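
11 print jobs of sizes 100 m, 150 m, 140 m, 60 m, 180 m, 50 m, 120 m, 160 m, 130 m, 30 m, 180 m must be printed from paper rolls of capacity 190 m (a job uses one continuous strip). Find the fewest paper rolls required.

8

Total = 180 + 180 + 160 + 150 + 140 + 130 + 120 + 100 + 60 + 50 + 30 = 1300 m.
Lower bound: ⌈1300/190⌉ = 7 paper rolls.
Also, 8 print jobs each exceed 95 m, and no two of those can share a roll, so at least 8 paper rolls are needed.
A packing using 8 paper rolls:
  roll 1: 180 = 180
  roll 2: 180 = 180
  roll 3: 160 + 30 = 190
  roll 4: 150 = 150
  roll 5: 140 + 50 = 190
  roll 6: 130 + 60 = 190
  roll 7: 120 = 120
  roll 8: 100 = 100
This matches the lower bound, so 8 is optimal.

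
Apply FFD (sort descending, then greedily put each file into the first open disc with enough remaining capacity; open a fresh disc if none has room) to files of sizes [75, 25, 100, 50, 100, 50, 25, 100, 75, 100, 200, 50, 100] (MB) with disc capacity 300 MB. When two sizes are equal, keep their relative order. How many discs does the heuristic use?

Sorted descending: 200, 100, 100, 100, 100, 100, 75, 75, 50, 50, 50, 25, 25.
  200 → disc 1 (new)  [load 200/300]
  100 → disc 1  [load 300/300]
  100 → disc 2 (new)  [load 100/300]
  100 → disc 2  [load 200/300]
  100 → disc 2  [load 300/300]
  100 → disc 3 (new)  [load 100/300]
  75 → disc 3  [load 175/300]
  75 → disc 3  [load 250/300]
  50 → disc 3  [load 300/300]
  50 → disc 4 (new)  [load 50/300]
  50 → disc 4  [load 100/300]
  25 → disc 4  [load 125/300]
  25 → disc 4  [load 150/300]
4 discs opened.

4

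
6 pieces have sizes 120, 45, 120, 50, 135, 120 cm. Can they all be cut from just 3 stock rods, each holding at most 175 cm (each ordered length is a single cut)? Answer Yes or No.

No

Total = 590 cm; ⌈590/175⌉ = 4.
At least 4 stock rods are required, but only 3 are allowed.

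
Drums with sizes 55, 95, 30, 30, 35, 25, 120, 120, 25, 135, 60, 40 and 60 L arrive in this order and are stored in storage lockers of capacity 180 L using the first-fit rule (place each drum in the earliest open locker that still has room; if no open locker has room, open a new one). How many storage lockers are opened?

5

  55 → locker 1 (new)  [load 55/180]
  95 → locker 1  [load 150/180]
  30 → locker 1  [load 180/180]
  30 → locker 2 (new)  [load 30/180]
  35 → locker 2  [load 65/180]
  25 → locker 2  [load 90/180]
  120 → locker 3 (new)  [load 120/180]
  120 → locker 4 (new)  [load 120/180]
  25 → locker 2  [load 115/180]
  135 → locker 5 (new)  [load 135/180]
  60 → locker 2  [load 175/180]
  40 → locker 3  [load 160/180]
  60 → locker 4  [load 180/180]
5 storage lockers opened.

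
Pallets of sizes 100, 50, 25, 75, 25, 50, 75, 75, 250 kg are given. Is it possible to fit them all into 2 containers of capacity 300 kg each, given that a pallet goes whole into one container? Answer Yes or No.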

» WORK INSTRUCTIONS: The line containing "6 pieces have" marks the start; retype it and each line after it through the end of the records above, exactly.

» OUTPUT OF THE EXERCISE:
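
6 pieces have sizes 120, 45, 120, 50, 135, 120 cm. Can they all be cut from just 3 stock rods, each holding at most 175 cm (each ordered length is a single cut)? Answer Yes or No.

No

Total = 590 cm; ⌈590/175⌉ = 4.
At least 4 stock rods are required, but only 3 are allowed.

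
Drums with sizes 55, 95, 30, 30, 35, 25, 120, 120, 25, 135, 60, 40 and 60 L arrive in this order and are stored in storage lockers of capacity 180 L using the first-fit rule (place each drum in the earliest open locker that still has room; if no open locker has room, open a new one). How many storage lockers are opened?

5

  55 → locker 1 (new)  [load 55/180]
  95 → locker 1  [load 150/180]
  30 → locker 1  [load 180/180]
  30 → locker 2 (new)  [load 30/180]
  35 → locker 2  [load 65/180]
  25 → locker 2  [load 90/180]
  120 → locker 3 (new)  [load 120/180]
  120 → locker 4 (new)  [load 120/180]
  25 → locker 2  [load 115/180]
  135 → locker 5 (new)  [load 135/180]
  60 → locker 2  [load 175/180]
  40 → locker 3  [load 160/180]
  60 → locker 4  [load 180/180]
5 storage lockers opened.

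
Pallets of sizes 100, 50, 25, 75, 25, 50, 75, 75, 250 kg are given. Is it possible to fit them all into 2 containers of capacity 300 kg each, given that a pallet goes whole into one container? Answer Yes or No.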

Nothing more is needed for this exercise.